## Task prompt
Needed from the data below: every line from the one with "Consider the switching" up to and including the one with "Don't-cares: m3, m10, m30", repeated exactly and with nothing else.

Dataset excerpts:
········

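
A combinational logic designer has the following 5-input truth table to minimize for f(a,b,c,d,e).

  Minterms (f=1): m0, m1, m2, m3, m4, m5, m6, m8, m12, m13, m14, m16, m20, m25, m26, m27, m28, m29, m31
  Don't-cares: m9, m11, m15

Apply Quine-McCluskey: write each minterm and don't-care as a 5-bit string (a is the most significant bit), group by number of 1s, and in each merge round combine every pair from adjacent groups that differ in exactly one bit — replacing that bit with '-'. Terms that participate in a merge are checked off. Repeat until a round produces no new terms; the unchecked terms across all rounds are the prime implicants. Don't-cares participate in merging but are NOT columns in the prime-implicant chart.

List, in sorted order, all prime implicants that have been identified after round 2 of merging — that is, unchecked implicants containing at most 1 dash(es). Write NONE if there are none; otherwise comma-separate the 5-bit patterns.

1101-

Round 0: 00000✓ 00001✓ 00010✓ 00011✓ 00100✓ 00101✓ 00110✓ 01000✓ 01001✓ 01011✓ 01100✓ 01101✓ 01110✓ 01111✓ 10000✓ 10100✓ 11001✓ 11010✓ 11011✓ 11100✓ 11101✓ 11111✓
Round 1: -0000✓ -0100✓ -1001✓ -1011✓ -1100✓ -1101✓ -1111✓ 0-000✓ 0-001✓ 0-011✓ 0-100✓ 0-101✓ 0-110✓ 00-00✓ 00-01✓ 00-10✓ 000-0✓ 000-1✓ 0000-✓ 0001-✓ 001-0✓ 0010-✓ 01-00✓ 01-01✓ 01-11✓ 010-1✓ 0100-✓ 011-0✓ 011-1✓ 0110-✓ 0111-✓ 1-100✓ 10-00✓ 11-01✓ 11-11✓ 110-1✓ 1101- 111-1✓ 1110-✓
Round 2: --100 -0-00 -1-01✓ -1-11✓ -10-1✓ -11-1✓ -110- 0--00✓ 0--01✓ 0-0-1 0-00-✓ 0-1-0 0-10-✓ 00--0 00-0-✓ 000-- 01--1✓ 01-0-✓ 011-- 11--1✓
Round 3: -1--1 0--0-
PIs = {--100, -0-00, -1--1, -110-, 0--0-, 0-0-1, 0-1-0, 00--0, 000--, 011--, 1101-}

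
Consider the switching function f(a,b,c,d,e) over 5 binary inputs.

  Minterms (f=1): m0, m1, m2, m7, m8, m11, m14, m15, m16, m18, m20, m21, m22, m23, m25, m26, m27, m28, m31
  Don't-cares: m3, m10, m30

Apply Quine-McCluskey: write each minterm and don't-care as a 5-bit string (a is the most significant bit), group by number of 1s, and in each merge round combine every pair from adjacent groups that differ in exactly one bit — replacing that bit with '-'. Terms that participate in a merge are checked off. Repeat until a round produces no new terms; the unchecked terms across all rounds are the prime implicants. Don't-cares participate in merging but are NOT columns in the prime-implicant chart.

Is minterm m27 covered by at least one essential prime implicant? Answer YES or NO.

YES

size-2^0 implicants → 00000(✓)  00001(✓)  00010(✓)  00011(✓)  00111(✓)  01000(✓)  01010(✓)  01011(✓)  01110(✓)  01111(✓)  10000(✓)  10010(✓)  10100(✓)  10101(✓)  10110(✓)  10111(✓)  11001(✓)  11010(✓)  11011(✓)  11100(✓)  11110(✓)  11111(✓)
size-2^1 implicants → -0000(✓)  -0010(✓)  -0111(✓)  -1010(✓)  -1011(✓)  -1110(✓)  -1111(✓)  0-000(✓)  0-010(✓)  0-011(✓)  0-111(✓)  00-11(✓)  000-0(✓)  000-1(✓)  0000-(✓)  0001-(✓)  01-10(✓)  01-11(✓)  010-0(✓)  0101-(✓)  0111-(✓)  1-010(✓)  1-100(✓)  1-110(✓)  1-111(✓)  10-00(✓)  10-10(✓)  100-0(✓)  101-0(✓)  101-1(✓)  1010-(✓)  1011-(✓)  11-10(✓)  11-11(✓)  110-1  1101-(✓)  111-0(✓)  1111-(✓)
size-2^2 implicants → --010  --111  -00-0  -1-10(✓)  -1-11(✓)  -101-(✓)  -111-(✓)  0--11  0-0-0  0-01-  000--  01-1-(✓)  1--10  1-1-0  1-11-  10--0  101--  11-1-(✓)
size-2^3 implicants → -1-1-
Unchecked terms (primes): --010, --111, -00-0, -1-1-, 0--11, 0-0-0, 0-01-, 000--, 1--10, 1-1-0, 1-11-, 10--0, 101--, 110-1
Minterm coverage:
  m0 ⊆ -00-0,0-0-0,000--
  m1 ⊆ 000-- [E]
  m2 ⊆ --010,-00-0,0-0-0,0-01-,000--
  m7 ⊆ --111,0--11
  m8 ⊆ 0-0-0 [E]
  m11 ⊆ -1-1-,0--11,0-01-
  m14 ⊆ -1-1- [E]
  m15 ⊆ --111,-1-1-,0--11
  m16 ⊆ -00-0,10--0
  m18 ⊆ --010,-00-0,1--10,10--0
  m20 ⊆ 1-1-0,10--0,101--
  m21 ⊆ 101-- [E]
  m22 ⊆ 1--10,1-1-0,1-11-,10--0,101--
  m23 ⊆ --111,1-11-,101--
  m25 ⊆ 110-1 [E]
  m26 ⊆ --010,-1-1-,1--10
  m27 ⊆ -1-1-,110-1
  m28 ⊆ 1-1-0 [E]
  m31 ⊆ --111,-1-1-,1-11-
E = {-1-1-, 0-0-0, 000--, 1-1-0, 101--, 110-1}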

········

## Response for this exercise
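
Consider the switching function f(a,b,c,d,e) over 5 binary inputs.

  Minterms (f=1): m0, m1, m2, m7, m8, m11, m14, m15, m16, m18, m20, m21, m22, m23, m25, m26, m27, m28, m31
  Don't-cares: m3, m10, m30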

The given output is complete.